- _Problem statement_
Return exactly the lines below, starting with the one that has "How much did real GDP" and going on through the one that has "295 | $78.52 | 353 |".

╔══

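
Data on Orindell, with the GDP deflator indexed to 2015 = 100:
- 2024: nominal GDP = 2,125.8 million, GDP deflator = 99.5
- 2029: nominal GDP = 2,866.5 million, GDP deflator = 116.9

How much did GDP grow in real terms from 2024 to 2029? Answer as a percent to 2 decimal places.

Deflate each year: 2024 → 2125.8/0.995 = 2136.48; 2029 → 2866.5/1.169 = 2452.10.
So real GDP changed by 2452.10/2136.48 − 1 = 0.1477, i.e. 14.77%.

14.77%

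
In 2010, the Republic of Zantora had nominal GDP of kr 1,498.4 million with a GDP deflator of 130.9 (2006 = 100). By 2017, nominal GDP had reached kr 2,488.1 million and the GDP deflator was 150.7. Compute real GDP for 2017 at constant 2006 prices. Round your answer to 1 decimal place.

kr 1,651.0 million

Real GDP = Nominal / (GDP deflator/100) = 2488.1 / 1.507 = 1651.03.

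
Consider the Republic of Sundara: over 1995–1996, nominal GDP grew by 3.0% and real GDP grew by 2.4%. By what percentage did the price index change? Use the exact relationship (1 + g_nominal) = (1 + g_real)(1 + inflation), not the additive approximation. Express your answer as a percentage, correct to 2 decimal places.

(1 + g_nom) = (1 + g_real)(1 + π), so π = 1.0300 / 1.0240 − 1 = 0.00586.

0.59%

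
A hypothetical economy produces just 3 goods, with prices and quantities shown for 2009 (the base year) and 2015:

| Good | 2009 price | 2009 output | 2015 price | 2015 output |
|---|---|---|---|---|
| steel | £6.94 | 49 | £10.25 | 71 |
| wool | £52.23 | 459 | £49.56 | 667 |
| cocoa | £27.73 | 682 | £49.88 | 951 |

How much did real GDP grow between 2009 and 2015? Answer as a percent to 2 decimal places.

42.74%

Real GDP 2009 = Nominal GDP 2009 = 6.94·49 + 52.23·459 + 27.73·682 = 43225.49.
Real GDP 2015 (at 2009 prices) = 6.94·71 + 52.23·667 + 27.73·951 = 61701.38.
Real growth = 61701.38/43225.49 − 1 = 0.4274.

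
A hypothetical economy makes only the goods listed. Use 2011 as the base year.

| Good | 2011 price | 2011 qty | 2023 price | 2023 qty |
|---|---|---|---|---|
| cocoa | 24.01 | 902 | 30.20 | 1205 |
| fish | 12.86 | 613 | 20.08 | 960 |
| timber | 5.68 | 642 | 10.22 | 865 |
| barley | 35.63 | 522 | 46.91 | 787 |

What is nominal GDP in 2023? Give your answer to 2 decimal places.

101426.27

Nominal GDP 2023 = Σ (p_2023 × q_2023) = 30.20·1205 + 20.08·960 + 10.22·865 + 46.91·787 = 101426.27.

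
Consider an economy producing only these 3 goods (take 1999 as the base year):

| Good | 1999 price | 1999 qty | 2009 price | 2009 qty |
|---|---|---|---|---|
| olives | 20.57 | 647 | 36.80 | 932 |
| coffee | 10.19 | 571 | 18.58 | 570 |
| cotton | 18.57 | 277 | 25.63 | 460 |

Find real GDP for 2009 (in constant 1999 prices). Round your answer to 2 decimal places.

Real GDP 2009 = Σ (p_1999 × q_2009) = 20.57·932 + 10.19·570 + 18.57·460 = 33521.74.

33521.74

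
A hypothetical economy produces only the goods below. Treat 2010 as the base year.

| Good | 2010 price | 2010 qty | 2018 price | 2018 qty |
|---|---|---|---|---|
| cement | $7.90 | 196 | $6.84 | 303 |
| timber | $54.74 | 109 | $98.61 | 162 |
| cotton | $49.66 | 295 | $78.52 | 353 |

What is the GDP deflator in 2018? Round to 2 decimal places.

158.95

Nominal GDP 2018 = 6.84·303 + 98.61·162 + 78.52·353 = 45764.90.
Real GDP 2018 (at 2010 prices) = 7.90·303 + 54.74·162 + 49.66·353 = 28791.56.
Deflator = Nominal/Real × 100 = 45764.90/28791.56 × 100 = 158.952.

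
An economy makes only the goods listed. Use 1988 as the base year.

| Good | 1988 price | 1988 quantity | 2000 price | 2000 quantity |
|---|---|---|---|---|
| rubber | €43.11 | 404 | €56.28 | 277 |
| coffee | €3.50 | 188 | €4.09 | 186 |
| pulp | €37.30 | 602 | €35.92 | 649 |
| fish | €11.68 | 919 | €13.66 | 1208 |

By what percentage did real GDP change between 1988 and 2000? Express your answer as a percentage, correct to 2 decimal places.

Real GDP 1988 = Nominal GDP 1988 = 43.11·404 + 3.50·188 + 37.30·602 + 11.68·919 = 51262.96.
Real GDP 2000 (at 1988 prices) = 43.11·277 + 3.50·186 + 37.30·649 + 11.68·1208 = 50909.61.
Real growth = 50909.61/51262.96 − 1 = -0.0069.

-0.69%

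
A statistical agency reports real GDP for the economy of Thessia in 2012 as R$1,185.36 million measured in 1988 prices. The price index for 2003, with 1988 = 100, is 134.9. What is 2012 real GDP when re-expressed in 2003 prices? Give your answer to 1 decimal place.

Real GDP in 2003 prices = Real GDP in 1988 prices × (P_2003/P_1988) = 1185.36 × 1.349 = 1599.05.

R$1,599.1 million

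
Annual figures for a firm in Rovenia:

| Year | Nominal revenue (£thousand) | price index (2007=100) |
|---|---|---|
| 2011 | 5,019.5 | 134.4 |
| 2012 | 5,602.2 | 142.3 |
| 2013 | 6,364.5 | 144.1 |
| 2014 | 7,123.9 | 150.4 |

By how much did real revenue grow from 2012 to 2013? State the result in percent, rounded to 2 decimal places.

12.19%

Real revenue 2012 = 5602.2/1.423 = 3936.89.
Real revenue 2013 = 6364.5/1.441 = 4416.72.
Change = 4416.72/3936.89 − 1 = 0.1219.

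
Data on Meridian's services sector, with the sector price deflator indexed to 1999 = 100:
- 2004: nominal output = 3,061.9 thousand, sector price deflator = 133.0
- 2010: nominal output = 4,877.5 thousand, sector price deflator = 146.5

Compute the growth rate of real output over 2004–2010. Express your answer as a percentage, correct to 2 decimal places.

44.62%

Deflate each year: 2004 → 3061.9/1.330 = 2302.18; 2010 → 4877.5/1.465 = 3329.35.
So real output changed by 3329.35/2302.18 − 1 = 0.4462, i.e. 44.62%.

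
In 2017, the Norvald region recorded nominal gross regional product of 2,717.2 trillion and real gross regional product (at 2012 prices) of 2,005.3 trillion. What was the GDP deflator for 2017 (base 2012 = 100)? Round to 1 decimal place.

GDP deflator = (Nominal / Real) × 100 = 2717.2 / 2005.3 × 100 = 135.50.

135.5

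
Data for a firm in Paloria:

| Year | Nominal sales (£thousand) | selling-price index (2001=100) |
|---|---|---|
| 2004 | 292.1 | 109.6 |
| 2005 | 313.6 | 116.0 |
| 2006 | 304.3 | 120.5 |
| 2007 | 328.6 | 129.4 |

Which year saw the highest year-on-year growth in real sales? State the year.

2005: real = 313.6/1.160 = 270.34; growth vs 2004 (266.51) = 1.44%.
2006: real = 304.3/1.205 = 252.53; growth vs 2005 (270.34) = -6.59%.
2007: real = 328.6/1.294 = 253.94; growth vs 2006 (252.53) = 0.56%.

2005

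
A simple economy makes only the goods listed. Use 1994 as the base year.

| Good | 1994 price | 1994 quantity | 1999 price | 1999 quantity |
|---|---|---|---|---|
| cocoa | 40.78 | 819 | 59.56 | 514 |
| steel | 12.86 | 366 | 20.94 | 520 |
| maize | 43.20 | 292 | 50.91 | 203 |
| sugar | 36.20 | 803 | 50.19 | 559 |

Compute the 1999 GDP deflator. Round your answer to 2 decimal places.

141.02

Nominal GDP 1999 = 59.56·514 + 20.94·520 + 50.91·203 + 50.19·559 = 79893.58.
Real GDP 1999 (at 1994 prices) = 40.78·514 + 12.86·520 + 43.20·203 + 36.20·559 = 56653.52.
Deflator = Nominal/Real × 100 = 79893.58/56653.52 × 100 = 141.021.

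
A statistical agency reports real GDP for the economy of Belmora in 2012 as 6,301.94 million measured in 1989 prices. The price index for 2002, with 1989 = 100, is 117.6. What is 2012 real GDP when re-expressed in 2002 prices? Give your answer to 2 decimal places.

Real GDP in 2002 prices = Real GDP in 1989 prices × (P_2002/P_1989) = 6301.94 × 1.176 = 7411.08.

7,411.08 million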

╚══

- _Response area_
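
How much did real GDP grow between 2009 and 2015? Answer as a percent to 2 decimal places.

42.74%

Real GDP 2009 = Nominal GDP 2009 = 6.94·49 + 52.23·459 + 27.73·682 = 43225.49.
Real GDP 2015 (at 2009 prices) = 6.94·71 + 52.23·667 + 27.73·951 = 61701.38.
Real growth = 61701.38/43225.49 − 1 = 0.4274.

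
A hypothetical economy makes only the goods listed. Use 2011 as the base year.

| Good | 2011 price | 2011 qty | 2023 price | 2023 qty |
|---|---|---|---|---|
| cocoa | 24.01 | 902 | 30.20 | 1205 |
| fish | 12.86 | 613 | 20.08 | 960 |
| timber | 5.68 | 642 | 10.22 | 865 |
| barley | 35.63 | 522 | 46.91 | 787 |

What is nominal GDP in 2023? Give your answer to 2 decimal places.

101426.27

Nominal GDP 2023 = Σ (p_2023 × q_2023) = 30.20·1205 + 20.08·960 + 10.22·865 + 46.91·787 = 101426.27.

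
Consider an economy producing only these 3 goods (take 1999 as the base year):

| Good | 1999 price | 1999 qty | 2009 price | 2009 qty |
|---|---|---|---|---|
| olives | 20.57 | 647 | 36.80 | 932 |
| coffee | 10.19 | 571 | 18.58 | 570 |
| cotton | 18.57 | 277 | 25.63 | 460 |

Find real GDP for 2009 (in constant 1999 prices). Round your answer to 2 decimal places.

Real GDP 2009 = Σ (p_1999 × q_2009) = 20.57·932 + 10.19·570 + 18.57·460 = 33521.74.

33521.74

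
A hypothetical economy produces only the goods below. Treat 2010 as the base year.

| Good | 2010 price | 2010 qty | 2018 price | 2018 qty |
|---|---|---|---|---|
| cement | $7.90 | 196 | $6.84 | 303 |
| timber | $54.74 | 109 | $98.61 | 162 |
| cotton | $49.66 | 295 | $78.52 | 353 |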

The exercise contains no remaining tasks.